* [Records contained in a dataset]
::::

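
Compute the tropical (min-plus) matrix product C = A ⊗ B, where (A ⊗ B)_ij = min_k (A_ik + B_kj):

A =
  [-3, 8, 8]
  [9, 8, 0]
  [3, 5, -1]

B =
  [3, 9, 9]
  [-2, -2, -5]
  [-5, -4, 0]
A ⊗ B =
  [0, 4, 3]
  [-5, -4, 0]
  [-6, -5, -1]

Apply the min-plus product entry-by-entry:
  C[0][0] = min over k of (A[0][0] + B[0][0] = -3 + 3 = 0, A[0][1] + B[1][0] = 8 + -2 = 6, A[0][2] + B[2][0] = 8 + -5 = 3) = 0 (attained at k = 0)
  C[0][1] = min over k of (A[0][0] + B[0][1] = -3 + 9 = 6, A[0][1] + B[1][1] = 8 + -2 = 6, A[0][2] + B[2][1] = 8 + -4 = 4) = 4 (attained at k = 2)
  C[0][2] = min over k of (A[0][0] + B[0][2] = -3 + 9 = 6, A[0][1] + B[1][2] = 8 + -5 = 3, A[0][2] + B[2][2] = 8 + 0 = 8) = 3 (attained at k = 1)
  C[1][0] = min over k of (A[1][0] + B[0][0] = 9 + 3 = 12, A[1][1] + B[1][0] = 8 + -2 = 6, A[1][2] + B[2][0] = 0 + -5 = -5) = -5 (attained at k = 2)
  C[1][1] = min over k of (A[1][0] + B[0][1] = 9 + 9 = 18, A[1][1] + B[1][1] = 8 + -2 = 6, A[1][2] + B[2][1] = 0 + -4 = -4) = -4 (attained at k = 2)
  C[1][2] = min over k of (A[1][0] + B[0][2] = 9 + 9 = 18, A[1][1] + B[1][2] = 8 + -5 = 3, A[1][2] + B[2][2] = 0 + 0 = 0) = 0 (attained at k = 2)
  C[2][0] = min over k of (A[2][0] + B[0][0] = 3 + 3 = 6, A[2][1] + B[1][0] = 5 + -2 = 3, A[2][2] + B[2][0] = -1 + -5 = -6) = -6 (attained at k = 2)
  C[2][1] = min over k of (A[2][0] + B[0][1] = 3 + 9 = 12, A[2][1] + B[1][1] = 5 + -2 = 3, A[2][2] + B[2][1] = -1 + -4 = -5) = -5 (attained at k = 2)
  C[2][2] = min over k of (A[2][0] + B[0][2] = 3 + 9 = 12, A[2][1] + B[1][2] = 5 + -5 = 0, A[2][2] + B[2][2] = -1 + 0 = -1) = -1 (attained at k = 2)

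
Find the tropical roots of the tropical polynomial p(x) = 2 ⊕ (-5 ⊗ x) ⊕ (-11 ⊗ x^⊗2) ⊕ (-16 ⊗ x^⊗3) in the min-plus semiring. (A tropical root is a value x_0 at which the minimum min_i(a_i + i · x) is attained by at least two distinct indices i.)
Roots: {5, 6, 7}

Each tropical root is a break point of the lower envelope of the lines y = a_i + i · x (there are 4 lines, with slopes 0, 1, ..., 3). Only the lines that attain the minimum somewhere contribute to roots; other lines are dominated. Here the surviving (envelope) indices are i = 3, i = 2, i = 1, i = 0.
Intersections between consecutive envelope lines give the roots: for adjacent envelope indices i < j the intersection is x = (a_i − a_j) / (j − i). Reading off the sorted break points: {5, 6, 7}.
Verification: at each break x_0, at least two indices attain the minimum of min_i(a_i + i · x_0).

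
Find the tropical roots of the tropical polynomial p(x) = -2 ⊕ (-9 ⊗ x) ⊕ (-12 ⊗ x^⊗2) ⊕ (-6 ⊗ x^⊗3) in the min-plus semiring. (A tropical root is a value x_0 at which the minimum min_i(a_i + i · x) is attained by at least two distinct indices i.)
Roots: {-6, 3, 7}

Each tropical root is a break point of the lower envelope of the lines y = a_i + i · x (there are 4 lines, with slopes 0, 1, ..., 3). Only the lines that attain the minimum somewhere contribute to roots; other lines are dominated. Here the surviving (envelope) indices are i = 3, i = 2, i = 1, i = 0.
Intersections between consecutive envelope lines give the roots: for adjacent envelope indices i < j the intersection is x = (a_i − a_j) / (j − i). Reading off the sorted break points: {-6, 3, 7}.
Verification: at each break x_0, at least two indices attain the minimum of min_i(a_i + i · x_0).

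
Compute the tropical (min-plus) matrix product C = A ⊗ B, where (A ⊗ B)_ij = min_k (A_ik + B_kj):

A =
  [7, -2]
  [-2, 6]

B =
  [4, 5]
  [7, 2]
A ⊗ B =
  [5, 0]
  [2, 3]

Apply the min-plus product entry-by-entry:
  C[0][0] = min over k of (A[0][0] + B[0][0] = 7 + 4 = 11, A[0][1] + B[1][0] = -2 + 7 = 5) = 5 (attained at k = 1)
  C[0][1] = min over k of (A[0][0] + B[0][1] = 7 + 5 = 12, A[0][1] + B[1][1] = -2 + 2 = 0) = 0 (attained at k = 1)
  C[1][0] = min over k of (A[1][0] + B[0][0] = -2 + 4 = 2, A[1][1] + B[1][0] = 6 + 7 = 13) = 2 (attained at k = 0)
  C[1][1] = min over k of (A[1][0] + B[0][1] = -2 + 5 = 3, A[1][1] + B[1][1] = 6 + 2 = 8) = 3 (attained at k = 0)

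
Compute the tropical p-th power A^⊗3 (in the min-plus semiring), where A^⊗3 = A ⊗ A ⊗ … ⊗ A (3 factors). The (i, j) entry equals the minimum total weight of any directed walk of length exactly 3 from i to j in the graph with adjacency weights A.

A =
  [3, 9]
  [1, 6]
A^⊗3 =
  [9, 15]
  [7, 13]

Each entry (A^⊗3)_ij equals the minimum over all length-3 walks i = v_0 → v_1 → … → v_3 = j of Σ_t A[v_t][v_{t+1}]. For example, for (i, j) = (0, 1) we minimise over 4 possible intermediate vertex sequences; the minimum is 15, attained along the walk 0 → 0 → 0 → 1.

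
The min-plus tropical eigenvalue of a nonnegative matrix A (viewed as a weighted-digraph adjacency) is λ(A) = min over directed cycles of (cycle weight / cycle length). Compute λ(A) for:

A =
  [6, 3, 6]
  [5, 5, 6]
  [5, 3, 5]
λ(A) = 4

Enumerate directed cycles and compute their means (weight / length). Sample:
  cycle 0 → 0: weight = 6, length = 1, mean = 6/1 ≈ 6.000
  cycle 1 → 1: weight = 5, length = 1, mean = 5/1 ≈ 5.000
  cycle 2 → 2: weight = 5, length = 1, mean = 5/1 ≈ 5.000
  cycle 0 → 1 → 0: weight = 8, length = 2, mean = 8/2 ≈ 4.000
  cycle 0 → 2 → 0: weight = 11, length = 2, mean = 11/2 ≈ 5.500
  cycle 1 → 0 → 1: weight = 8, length = 2, mean = 8/2 ≈ 4.000
Minimum mean = 4.000, attained e.g. along the cycle 0 → 1 → 0 with weight 8 and length 2. So λ(A) = 8/2 = 4.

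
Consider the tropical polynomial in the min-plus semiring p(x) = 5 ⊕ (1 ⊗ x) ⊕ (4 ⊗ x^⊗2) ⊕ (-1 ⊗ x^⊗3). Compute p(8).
p(8) = 5

A tropical monomial a ⊗ x^⊗i evaluates to a + i · x. Evaluating each term at x = 8:
  Term 0 contributes 5 + 0 · 8 = 5
  Term 1 contributes 1 + 1 · 8 = 9
  Term 2 contributes 4 + 2 · 8 = 20
  Term 3 contributes -1 + 3 · 8 = 23
p(8) = ⊕ of these = min[5, 9, 20, 23] = 5.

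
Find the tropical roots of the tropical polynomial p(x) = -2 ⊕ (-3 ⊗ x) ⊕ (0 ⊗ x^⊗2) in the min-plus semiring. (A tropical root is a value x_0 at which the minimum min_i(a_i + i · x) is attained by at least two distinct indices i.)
Roots: {-3, 1}

Each tropical root is a break point of the lower envelope of the lines y = a_i + i · x (there are 3 lines, with slopes 0, 1, ..., 2). Only the lines that attain the minimum somewhere contribute to roots; other lines are dominated. Here the surviving (envelope) indices are i = 2, i = 1, i = 0.
Intersections between consecutive envelope lines give the roots: for adjacent envelope indices i < j the intersection is x = (a_i − a_j) / (j − i). Reading off the sorted break points: {-3, 1}.
Verification: at each break x_0, at least two indices attain the minimum of min_i(a_i + i · x_0).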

::::

* [Instructions for the task] Please find every line in the records that contains the word "adjacency", and copy it out.

* [Solution for this problem]
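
Compute the tropical p-th power A^⊗3 (in the min-plus semiring), where A^⊗3 = A ⊗ A ⊗ … ⊗ A (3 factors). The (i, j) entry equals the minimum total weight of any directed walk of length exactly 3 from i to j in the graph with adjacency weights A.
The min-plus tropical eigenvalue of a nonnegative matrix A (viewed as a weighted-digraph adjacency) is λ(A) = min over directed cycles of (cycle weight / cycle length). Compute λ(A) for: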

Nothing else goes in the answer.